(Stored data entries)
§

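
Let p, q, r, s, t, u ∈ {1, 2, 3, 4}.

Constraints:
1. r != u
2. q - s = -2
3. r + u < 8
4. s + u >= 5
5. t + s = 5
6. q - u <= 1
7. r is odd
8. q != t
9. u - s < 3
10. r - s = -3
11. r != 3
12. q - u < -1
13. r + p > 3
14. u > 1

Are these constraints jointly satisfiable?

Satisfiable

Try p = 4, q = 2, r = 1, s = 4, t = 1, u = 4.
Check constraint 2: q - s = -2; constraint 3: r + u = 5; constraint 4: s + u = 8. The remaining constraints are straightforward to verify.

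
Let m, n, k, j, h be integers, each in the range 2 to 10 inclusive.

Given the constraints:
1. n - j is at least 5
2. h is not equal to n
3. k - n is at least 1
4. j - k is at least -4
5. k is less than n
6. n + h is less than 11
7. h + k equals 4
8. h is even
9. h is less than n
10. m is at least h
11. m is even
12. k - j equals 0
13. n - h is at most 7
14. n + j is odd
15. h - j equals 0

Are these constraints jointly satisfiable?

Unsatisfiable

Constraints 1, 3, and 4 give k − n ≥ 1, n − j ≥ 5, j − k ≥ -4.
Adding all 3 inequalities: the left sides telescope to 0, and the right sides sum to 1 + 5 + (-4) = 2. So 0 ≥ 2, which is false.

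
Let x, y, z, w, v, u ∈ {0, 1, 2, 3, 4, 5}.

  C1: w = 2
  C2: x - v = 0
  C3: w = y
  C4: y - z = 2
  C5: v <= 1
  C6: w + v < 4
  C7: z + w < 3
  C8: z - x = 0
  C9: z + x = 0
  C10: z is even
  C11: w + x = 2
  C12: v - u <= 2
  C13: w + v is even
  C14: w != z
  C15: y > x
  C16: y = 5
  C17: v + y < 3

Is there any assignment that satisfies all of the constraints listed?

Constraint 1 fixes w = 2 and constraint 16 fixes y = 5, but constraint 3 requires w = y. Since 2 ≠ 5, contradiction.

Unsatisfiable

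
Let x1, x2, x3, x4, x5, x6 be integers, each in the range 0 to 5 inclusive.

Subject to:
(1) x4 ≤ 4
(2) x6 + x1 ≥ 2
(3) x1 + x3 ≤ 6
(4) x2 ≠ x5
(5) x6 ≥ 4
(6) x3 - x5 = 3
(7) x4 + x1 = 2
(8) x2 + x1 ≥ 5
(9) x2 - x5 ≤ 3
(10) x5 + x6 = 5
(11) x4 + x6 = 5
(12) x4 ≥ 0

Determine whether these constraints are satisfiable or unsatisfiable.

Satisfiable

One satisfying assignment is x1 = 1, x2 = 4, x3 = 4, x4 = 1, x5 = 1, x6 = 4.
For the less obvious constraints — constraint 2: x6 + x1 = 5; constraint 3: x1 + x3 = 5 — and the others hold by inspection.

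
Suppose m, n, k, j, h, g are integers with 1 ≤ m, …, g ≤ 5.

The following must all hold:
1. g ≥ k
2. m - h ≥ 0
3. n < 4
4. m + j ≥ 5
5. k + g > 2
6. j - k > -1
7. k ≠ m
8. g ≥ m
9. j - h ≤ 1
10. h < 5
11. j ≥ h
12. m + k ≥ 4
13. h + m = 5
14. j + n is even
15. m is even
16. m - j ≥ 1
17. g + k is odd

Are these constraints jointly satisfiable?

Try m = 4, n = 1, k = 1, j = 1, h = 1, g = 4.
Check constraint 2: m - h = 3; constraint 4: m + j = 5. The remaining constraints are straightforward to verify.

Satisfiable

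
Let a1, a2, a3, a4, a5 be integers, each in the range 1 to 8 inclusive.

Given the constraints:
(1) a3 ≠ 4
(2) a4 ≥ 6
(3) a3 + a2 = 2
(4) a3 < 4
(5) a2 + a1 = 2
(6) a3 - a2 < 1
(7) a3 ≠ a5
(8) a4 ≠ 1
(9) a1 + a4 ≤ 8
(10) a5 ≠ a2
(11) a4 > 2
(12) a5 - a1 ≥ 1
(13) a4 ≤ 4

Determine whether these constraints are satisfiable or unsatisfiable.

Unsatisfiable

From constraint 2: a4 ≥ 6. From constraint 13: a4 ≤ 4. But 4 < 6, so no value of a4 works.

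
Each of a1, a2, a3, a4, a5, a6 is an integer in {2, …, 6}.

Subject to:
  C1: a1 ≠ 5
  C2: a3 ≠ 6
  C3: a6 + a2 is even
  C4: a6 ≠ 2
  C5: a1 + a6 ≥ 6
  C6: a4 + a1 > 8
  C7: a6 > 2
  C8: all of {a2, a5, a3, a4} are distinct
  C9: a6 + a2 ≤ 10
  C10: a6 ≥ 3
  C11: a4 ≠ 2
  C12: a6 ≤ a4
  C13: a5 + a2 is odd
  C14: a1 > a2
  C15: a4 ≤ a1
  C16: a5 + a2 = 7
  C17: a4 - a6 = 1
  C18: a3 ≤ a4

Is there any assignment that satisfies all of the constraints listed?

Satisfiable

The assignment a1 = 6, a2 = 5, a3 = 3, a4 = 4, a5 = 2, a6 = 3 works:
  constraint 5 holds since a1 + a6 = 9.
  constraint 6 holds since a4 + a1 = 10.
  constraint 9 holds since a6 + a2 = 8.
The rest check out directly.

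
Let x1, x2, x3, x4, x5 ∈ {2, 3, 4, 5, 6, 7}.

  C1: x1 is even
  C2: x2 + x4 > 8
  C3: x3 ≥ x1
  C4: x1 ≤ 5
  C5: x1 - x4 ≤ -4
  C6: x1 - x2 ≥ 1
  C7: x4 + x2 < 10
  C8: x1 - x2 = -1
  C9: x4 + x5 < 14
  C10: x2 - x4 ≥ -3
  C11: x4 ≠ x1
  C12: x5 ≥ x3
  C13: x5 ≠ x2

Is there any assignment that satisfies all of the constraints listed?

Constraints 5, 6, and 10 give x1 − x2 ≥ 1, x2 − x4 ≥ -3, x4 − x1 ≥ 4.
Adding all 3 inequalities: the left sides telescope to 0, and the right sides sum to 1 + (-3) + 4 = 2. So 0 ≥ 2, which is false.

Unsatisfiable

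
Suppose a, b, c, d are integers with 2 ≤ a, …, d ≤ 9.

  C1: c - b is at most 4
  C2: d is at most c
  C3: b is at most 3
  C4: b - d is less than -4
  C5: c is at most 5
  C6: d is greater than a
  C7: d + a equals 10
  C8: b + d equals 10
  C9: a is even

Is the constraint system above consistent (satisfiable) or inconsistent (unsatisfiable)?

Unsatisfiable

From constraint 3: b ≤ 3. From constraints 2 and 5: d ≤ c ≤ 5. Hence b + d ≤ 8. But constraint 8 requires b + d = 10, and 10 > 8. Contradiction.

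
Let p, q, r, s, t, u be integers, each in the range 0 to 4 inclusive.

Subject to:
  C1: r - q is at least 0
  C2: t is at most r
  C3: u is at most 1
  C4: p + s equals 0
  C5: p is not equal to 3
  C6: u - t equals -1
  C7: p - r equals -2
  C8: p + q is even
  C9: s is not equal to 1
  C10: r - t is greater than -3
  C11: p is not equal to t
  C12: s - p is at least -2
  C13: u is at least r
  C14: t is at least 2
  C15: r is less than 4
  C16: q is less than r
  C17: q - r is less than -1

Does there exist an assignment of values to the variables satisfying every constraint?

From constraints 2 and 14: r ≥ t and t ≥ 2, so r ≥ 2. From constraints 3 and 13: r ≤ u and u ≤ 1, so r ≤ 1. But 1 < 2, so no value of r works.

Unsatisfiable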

§

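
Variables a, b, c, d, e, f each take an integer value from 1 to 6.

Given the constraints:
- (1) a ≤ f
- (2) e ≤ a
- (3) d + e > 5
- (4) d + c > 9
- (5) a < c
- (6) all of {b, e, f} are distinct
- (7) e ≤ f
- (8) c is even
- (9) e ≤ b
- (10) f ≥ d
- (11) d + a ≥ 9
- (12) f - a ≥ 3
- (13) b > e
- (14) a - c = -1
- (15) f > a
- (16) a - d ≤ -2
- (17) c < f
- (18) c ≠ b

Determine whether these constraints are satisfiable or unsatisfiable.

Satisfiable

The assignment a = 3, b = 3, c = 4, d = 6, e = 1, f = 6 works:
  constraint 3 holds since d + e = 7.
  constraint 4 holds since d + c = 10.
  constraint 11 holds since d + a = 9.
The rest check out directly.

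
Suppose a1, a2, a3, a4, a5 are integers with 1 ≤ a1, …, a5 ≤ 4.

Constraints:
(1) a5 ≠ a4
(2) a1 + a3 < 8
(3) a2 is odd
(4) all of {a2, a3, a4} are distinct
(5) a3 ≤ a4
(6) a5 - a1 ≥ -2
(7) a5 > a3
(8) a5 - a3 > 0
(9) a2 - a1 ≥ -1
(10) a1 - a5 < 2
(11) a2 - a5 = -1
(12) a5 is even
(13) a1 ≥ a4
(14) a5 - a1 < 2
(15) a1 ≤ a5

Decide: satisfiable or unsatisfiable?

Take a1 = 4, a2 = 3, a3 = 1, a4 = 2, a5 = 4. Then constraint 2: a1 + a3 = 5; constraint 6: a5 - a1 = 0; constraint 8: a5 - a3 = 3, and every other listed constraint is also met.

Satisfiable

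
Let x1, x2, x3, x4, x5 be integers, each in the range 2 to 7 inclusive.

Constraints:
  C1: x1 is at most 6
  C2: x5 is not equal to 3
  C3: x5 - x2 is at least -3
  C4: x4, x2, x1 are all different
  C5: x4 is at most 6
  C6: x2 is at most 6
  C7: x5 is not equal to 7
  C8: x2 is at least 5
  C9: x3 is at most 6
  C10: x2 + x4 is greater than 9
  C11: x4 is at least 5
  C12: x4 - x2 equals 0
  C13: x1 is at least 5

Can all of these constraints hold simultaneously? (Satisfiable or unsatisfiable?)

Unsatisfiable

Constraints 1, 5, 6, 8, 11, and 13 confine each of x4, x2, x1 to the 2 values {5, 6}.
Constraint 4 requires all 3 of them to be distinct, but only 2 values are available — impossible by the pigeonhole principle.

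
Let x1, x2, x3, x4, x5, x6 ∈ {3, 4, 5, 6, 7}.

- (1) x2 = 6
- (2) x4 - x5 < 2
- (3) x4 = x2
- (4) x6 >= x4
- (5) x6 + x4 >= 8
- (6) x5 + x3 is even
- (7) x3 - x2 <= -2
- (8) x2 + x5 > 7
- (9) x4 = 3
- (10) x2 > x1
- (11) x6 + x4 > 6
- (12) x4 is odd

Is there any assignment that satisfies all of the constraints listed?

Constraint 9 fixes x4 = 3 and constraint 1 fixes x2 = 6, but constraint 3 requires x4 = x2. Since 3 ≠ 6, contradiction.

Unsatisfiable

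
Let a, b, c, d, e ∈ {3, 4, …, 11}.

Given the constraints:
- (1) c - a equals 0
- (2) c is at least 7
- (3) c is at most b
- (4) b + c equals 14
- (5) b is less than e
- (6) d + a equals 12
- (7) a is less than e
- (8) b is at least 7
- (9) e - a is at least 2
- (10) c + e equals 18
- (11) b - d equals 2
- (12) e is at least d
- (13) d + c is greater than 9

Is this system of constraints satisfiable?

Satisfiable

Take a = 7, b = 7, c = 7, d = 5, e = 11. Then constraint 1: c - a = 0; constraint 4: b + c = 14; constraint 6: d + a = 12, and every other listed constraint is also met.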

§

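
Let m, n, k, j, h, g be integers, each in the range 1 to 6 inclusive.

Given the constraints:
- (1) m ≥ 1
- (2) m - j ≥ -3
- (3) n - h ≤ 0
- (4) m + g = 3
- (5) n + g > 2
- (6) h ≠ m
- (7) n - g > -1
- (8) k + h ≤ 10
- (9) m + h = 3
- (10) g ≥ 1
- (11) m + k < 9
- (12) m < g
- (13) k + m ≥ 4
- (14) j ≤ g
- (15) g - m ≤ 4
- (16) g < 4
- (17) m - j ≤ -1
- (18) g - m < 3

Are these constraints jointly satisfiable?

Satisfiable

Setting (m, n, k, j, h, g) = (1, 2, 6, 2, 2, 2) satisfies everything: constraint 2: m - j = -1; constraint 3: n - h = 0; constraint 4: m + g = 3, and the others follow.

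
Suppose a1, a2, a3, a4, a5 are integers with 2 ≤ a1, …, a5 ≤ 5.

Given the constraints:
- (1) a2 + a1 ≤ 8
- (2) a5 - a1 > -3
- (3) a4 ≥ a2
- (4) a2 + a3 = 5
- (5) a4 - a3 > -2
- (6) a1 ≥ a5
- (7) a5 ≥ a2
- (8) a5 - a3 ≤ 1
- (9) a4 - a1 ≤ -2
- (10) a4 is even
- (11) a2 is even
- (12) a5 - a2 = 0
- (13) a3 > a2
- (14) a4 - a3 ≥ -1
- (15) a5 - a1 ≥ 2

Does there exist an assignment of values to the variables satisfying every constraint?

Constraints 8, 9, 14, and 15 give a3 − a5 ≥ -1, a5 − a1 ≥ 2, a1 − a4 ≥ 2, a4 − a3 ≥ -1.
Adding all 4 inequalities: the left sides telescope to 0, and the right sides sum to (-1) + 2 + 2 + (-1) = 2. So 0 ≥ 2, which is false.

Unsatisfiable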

§

■ THE PROBLEM:
Wherever a line of the entries holds the string "greater", copy that line.

■ RESPONSE TO THE EXERCISE:
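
  C6: d is greater than a
  C10: r - t is greater than -3
  C10: x2 + x4 is greater than 9
- (13) d + c is greater than 9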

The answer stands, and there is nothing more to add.